Collection entries:
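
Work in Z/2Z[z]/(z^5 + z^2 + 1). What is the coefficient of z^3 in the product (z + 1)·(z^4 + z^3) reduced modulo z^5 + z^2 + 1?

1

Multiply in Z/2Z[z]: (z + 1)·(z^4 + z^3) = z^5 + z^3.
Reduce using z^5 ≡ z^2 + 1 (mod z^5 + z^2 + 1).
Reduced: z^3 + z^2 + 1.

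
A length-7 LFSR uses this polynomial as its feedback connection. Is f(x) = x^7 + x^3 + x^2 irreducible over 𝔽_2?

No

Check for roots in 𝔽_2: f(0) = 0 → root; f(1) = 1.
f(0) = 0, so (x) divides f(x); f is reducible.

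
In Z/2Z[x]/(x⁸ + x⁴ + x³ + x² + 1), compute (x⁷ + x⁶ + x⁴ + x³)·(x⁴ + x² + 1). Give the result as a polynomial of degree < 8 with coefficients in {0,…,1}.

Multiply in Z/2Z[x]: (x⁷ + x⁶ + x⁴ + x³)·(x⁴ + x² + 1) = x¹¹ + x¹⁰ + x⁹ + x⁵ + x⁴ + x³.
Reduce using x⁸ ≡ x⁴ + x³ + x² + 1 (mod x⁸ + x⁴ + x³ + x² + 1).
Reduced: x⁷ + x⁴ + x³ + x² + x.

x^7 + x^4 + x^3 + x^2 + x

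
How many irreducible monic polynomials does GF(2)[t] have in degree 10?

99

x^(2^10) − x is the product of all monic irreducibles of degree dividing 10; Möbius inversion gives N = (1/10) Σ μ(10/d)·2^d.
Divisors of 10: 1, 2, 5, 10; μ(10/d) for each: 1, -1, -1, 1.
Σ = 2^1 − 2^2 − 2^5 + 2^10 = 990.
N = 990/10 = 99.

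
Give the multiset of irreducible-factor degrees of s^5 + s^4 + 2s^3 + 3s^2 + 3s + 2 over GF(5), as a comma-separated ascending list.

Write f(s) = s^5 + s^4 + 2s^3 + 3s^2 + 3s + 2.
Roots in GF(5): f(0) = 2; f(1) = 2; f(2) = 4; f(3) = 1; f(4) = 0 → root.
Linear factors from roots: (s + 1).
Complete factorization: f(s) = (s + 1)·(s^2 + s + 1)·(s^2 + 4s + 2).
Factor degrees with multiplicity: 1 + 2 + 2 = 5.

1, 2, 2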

WORK TO COMPLETE: Return, exactly as written, only those lines that run from the one with "A length-7 LFSR" to the last line of the data, both of those lines included.

TASK RESPONSE:
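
A length-7 LFSR uses this polynomial as its feedback connection. Is f(x) = x^7 + x^3 + x^2 irreducible over 𝔽_2?

No

Check for roots in 𝔽_2: f(0) = 0 → root; f(1) = 1.
f(0) = 0, so (x) divides f(x); f is reducible.

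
In Z/2Z[x]/(x⁸ + x⁴ + x³ + x² + 1), compute (x⁷ + x⁶ + x⁴ + x³)·(x⁴ + x² + 1). Give the result as a polynomial of degree < 8 with coefficients in {0,…,1}.

Multiply in Z/2Z[x]: (x⁷ + x⁶ + x⁴ + x³)·(x⁴ + x² + 1) = x¹¹ + x¹⁰ + x⁹ + x⁵ + x⁴ + x³.
Reduce using x⁸ ≡ x⁴ + x³ + x² + 1 (mod x⁸ + x⁴ + x³ + x² + 1).
Reduced: x⁷ + x⁴ + x³ + x² + x.

x^7 + x^4 + x^3 + x^2 + x

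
How many irreducible monic polynomials does GF(2)[t] have in degree 10?

99

x^(2^10) − x is the product of all monic irreducibles of degree dividing 10; Möbius inversion gives N = (1/10) Σ μ(10/d)·2^d.
Divisors of 10: 1, 2, 5, 10; μ(10/d) for each: 1, -1, -1, 1.
Σ = 2^1 − 2^2 − 2^5 + 2^10 = 990.
N = 990/10 = 99.

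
Give the multiset of irreducible-factor degrees of s^5 + s^4 + 2s^3 + 3s^2 + 3s + 2 over GF(5), as a comma-separated ascending list.

Write f(s) = s^5 + s^4 + 2s^3 + 3s^2 + 3s + 2.
Roots in GF(5): f(0) = 2; f(1) = 2; f(2) = 4; f(3) = 1; f(4) = 0 → root.
Linear factors from roots: (s + 1).
Complete factorization: f(s) = (s + 1)·(s^2 + s + 1)·(s^2 + 4s + 2).
Factor degrees with multiplicity: 1 + 2 + 2 = 5.

1, 2, 2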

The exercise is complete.